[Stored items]
○ ○ ○ ○ ○ ○ ○

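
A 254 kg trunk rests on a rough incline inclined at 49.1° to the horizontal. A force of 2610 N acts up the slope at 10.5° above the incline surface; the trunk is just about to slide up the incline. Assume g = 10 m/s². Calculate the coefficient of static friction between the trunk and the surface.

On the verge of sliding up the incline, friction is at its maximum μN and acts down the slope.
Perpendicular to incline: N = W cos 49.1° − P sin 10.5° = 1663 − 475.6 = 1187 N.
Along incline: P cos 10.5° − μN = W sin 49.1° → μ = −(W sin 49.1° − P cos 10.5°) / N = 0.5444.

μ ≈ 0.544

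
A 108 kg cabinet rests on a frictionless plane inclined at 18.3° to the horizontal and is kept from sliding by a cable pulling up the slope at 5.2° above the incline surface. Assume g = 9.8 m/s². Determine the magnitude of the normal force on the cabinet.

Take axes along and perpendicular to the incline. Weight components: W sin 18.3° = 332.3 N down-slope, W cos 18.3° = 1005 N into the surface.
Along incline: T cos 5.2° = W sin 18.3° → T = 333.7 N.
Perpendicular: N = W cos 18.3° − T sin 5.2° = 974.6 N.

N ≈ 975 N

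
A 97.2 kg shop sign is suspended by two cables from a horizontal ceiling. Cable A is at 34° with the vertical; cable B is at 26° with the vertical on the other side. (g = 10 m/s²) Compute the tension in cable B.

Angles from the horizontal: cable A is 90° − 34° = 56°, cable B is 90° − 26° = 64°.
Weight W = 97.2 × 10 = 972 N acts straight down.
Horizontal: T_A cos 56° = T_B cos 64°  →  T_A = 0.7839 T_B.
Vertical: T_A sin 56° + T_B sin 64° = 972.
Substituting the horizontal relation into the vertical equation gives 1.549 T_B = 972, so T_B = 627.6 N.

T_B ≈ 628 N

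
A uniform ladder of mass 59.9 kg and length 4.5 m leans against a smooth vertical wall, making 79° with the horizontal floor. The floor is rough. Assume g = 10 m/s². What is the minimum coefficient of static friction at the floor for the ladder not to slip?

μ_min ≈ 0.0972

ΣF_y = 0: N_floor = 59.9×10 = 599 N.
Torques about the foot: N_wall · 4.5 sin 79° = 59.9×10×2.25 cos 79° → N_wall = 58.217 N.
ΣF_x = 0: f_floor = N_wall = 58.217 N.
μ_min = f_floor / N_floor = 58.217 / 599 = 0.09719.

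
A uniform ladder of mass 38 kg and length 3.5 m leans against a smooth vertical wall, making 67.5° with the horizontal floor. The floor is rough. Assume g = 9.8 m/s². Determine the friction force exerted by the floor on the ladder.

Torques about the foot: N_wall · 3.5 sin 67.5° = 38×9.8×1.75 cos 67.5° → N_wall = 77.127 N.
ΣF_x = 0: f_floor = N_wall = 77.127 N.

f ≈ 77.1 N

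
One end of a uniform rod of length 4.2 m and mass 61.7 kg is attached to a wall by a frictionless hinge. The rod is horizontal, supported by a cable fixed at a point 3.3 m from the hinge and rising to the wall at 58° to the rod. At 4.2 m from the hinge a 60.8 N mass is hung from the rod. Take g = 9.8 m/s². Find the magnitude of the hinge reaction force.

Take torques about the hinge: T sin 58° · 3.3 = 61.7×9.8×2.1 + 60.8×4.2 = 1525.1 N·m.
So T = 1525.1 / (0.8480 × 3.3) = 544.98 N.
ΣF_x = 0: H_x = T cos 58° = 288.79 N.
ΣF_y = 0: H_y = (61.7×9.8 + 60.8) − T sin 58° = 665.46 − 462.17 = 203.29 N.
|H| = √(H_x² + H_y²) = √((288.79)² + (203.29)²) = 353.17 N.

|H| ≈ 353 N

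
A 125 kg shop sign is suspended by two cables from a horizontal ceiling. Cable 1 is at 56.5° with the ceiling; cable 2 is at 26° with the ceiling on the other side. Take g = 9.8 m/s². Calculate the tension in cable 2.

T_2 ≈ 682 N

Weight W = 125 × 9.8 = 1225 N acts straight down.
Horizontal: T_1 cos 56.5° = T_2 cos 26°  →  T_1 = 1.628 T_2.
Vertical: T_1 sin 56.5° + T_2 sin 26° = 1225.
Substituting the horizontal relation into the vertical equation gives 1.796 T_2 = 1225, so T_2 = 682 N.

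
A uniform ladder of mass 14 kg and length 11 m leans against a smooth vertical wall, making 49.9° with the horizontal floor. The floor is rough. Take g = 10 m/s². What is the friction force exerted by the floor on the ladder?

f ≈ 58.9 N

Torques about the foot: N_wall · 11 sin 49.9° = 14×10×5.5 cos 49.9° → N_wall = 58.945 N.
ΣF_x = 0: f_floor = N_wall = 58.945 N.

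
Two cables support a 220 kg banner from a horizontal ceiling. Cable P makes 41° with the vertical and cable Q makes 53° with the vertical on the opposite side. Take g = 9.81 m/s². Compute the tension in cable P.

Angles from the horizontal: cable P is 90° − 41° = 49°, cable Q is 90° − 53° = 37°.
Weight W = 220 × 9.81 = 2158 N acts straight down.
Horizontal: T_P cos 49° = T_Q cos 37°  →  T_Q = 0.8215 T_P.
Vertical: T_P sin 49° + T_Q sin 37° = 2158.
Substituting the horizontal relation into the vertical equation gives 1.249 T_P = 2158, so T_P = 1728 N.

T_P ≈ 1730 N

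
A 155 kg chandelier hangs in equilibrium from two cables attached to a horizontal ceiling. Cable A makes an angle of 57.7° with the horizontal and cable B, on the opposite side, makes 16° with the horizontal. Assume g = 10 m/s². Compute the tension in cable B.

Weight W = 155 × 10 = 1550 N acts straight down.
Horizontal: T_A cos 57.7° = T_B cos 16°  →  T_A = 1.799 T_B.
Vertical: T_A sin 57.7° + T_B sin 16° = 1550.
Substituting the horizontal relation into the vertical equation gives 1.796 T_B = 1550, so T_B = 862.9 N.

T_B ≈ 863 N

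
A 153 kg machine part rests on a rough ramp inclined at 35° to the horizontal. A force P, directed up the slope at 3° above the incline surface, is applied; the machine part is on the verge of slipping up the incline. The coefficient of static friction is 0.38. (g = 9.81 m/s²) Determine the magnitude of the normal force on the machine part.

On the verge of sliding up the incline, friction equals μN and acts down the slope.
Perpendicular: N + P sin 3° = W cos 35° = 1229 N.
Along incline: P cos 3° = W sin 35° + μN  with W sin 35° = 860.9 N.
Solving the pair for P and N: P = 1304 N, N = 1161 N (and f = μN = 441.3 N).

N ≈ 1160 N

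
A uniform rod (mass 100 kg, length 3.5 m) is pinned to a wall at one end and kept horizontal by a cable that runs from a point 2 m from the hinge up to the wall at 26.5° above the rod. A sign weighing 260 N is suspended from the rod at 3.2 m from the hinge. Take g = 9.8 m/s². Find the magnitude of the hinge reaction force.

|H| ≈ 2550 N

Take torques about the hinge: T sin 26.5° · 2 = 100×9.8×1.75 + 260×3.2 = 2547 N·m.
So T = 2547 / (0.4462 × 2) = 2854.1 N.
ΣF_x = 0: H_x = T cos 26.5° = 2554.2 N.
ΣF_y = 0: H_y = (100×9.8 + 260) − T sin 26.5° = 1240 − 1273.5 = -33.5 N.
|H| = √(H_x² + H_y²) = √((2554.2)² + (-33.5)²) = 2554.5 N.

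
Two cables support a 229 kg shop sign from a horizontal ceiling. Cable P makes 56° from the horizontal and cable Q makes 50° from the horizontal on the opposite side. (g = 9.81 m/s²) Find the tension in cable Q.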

○ ○ ○ ○ ○ ○ ○

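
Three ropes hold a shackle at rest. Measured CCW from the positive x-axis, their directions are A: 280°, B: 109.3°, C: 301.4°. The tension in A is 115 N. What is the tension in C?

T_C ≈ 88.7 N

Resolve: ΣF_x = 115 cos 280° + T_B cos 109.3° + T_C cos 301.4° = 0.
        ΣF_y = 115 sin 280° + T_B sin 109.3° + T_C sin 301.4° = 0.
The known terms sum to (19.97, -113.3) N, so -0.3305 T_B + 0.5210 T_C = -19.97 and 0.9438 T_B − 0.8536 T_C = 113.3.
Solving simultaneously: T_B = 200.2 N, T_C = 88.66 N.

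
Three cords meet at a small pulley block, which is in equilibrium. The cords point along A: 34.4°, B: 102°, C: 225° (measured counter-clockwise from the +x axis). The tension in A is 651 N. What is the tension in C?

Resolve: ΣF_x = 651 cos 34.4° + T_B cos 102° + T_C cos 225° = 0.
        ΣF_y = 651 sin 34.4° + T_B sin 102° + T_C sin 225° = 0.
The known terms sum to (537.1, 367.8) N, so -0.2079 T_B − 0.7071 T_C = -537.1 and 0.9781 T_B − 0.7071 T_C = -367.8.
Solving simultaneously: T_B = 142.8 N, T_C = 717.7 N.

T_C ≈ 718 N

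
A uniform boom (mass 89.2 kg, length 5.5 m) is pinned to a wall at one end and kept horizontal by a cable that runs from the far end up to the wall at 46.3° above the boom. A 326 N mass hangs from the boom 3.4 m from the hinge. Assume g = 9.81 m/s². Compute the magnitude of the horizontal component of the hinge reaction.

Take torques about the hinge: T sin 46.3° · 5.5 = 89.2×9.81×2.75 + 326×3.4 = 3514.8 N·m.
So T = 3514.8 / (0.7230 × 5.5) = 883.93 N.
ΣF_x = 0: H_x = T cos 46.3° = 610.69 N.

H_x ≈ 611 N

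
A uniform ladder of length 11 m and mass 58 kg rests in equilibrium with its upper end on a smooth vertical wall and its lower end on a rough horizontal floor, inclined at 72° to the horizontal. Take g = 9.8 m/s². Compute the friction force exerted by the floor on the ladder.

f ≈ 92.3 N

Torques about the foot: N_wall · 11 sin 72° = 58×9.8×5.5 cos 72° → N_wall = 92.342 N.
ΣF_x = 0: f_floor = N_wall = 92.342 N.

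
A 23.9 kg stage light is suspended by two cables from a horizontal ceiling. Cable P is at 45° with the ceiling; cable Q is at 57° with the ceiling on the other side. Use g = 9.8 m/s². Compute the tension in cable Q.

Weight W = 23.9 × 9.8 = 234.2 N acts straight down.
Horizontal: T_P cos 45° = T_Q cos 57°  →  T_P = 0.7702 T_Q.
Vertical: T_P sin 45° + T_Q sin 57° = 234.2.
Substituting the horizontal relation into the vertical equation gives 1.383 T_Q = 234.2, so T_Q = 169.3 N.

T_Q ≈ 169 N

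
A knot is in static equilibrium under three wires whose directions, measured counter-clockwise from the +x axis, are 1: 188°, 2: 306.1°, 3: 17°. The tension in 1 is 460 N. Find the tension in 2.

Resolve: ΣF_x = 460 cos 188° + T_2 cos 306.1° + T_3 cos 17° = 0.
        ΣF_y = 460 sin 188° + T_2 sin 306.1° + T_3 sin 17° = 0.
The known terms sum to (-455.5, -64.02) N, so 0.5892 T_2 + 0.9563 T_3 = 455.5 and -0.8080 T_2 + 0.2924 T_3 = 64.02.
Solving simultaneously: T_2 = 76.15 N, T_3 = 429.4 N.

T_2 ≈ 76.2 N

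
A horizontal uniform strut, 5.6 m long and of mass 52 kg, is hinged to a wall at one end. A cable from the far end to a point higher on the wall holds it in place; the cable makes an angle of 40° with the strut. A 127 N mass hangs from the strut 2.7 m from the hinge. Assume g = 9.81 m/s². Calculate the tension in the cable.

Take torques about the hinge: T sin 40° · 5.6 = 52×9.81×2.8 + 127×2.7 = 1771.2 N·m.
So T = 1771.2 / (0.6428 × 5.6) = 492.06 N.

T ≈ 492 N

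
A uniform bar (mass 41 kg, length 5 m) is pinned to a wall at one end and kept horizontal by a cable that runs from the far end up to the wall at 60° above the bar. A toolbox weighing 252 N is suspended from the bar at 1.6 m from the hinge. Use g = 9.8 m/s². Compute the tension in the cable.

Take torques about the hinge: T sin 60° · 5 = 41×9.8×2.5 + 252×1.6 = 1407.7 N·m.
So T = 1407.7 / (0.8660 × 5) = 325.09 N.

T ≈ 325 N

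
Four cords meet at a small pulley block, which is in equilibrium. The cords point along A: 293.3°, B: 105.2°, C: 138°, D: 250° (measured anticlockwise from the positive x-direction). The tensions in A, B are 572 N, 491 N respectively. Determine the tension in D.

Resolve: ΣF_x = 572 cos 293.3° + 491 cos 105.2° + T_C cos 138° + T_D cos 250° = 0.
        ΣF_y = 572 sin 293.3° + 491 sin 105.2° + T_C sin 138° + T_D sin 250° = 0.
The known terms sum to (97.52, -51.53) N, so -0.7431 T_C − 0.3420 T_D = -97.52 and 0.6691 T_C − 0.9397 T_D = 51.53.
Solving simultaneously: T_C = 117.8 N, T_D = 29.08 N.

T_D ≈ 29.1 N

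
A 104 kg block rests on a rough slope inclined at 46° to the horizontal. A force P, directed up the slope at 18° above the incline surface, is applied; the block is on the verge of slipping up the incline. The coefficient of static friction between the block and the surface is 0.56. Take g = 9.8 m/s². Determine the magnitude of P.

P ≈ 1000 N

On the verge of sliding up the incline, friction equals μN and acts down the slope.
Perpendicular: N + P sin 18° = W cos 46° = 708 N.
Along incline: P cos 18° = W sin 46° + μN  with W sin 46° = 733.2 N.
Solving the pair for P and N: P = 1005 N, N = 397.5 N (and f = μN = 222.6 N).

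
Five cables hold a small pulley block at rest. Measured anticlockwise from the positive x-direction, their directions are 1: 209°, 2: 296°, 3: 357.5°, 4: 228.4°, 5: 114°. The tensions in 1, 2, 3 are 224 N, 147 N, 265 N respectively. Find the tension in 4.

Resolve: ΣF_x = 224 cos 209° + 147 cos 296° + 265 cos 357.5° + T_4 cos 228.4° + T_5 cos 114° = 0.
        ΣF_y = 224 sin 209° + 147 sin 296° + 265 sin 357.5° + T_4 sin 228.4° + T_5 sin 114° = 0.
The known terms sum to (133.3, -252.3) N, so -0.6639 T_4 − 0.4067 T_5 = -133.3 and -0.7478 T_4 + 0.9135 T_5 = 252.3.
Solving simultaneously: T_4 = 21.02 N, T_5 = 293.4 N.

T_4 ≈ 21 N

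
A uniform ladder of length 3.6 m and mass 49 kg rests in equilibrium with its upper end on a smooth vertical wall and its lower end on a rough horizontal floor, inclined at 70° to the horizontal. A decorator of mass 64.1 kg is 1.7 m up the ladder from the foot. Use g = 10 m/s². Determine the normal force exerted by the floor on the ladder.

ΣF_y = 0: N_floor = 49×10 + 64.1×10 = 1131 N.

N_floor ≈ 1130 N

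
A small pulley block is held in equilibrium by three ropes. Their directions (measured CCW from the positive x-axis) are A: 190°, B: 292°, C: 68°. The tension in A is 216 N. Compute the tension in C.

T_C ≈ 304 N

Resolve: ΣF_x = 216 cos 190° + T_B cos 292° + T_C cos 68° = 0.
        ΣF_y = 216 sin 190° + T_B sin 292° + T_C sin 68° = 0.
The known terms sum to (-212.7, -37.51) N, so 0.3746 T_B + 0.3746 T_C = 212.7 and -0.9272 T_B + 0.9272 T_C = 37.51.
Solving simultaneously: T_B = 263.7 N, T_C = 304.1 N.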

○ ○ ○ ○ ○ ○ ○

The problem: Restate word for word only the lines above from the line containing "A uniform rod (mass" to the line containing "Two cables support a 229", both of them included.

The completed task:
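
A uniform rod (mass 100 kg, length 3.5 m) is pinned to a wall at one end and kept horizontal by a cable that runs from a point 2 m from the hinge up to the wall at 26.5° above the rod. A sign weighing 260 N is suspended from the rod at 3.2 m from the hinge. Take g = 9.8 m/s². Find the magnitude of the hinge reaction force.

|H| ≈ 2550 N

Take torques about the hinge: T sin 26.5° · 2 = 100×9.8×1.75 + 260×3.2 = 2547 N·m.
So T = 2547 / (0.4462 × 2) = 2854.1 N.
ΣF_x = 0: H_x = T cos 26.5° = 2554.2 N.
ΣF_y = 0: H_y = (100×9.8 + 260) − T sin 26.5° = 1240 − 1273.5 = -33.5 N.
|H| = √(H_x² + H_y²) = √((2554.2)² + (-33.5)²) = 2554.5 N.

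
Two cables support a 229 kg shop sign from a horizontal ceiling. Cable P makes 56° from the horizontal and cable Q makes 50° from the horizontal on the opposite side. (g = 9.81 m/s²) Find the tension in cable Q.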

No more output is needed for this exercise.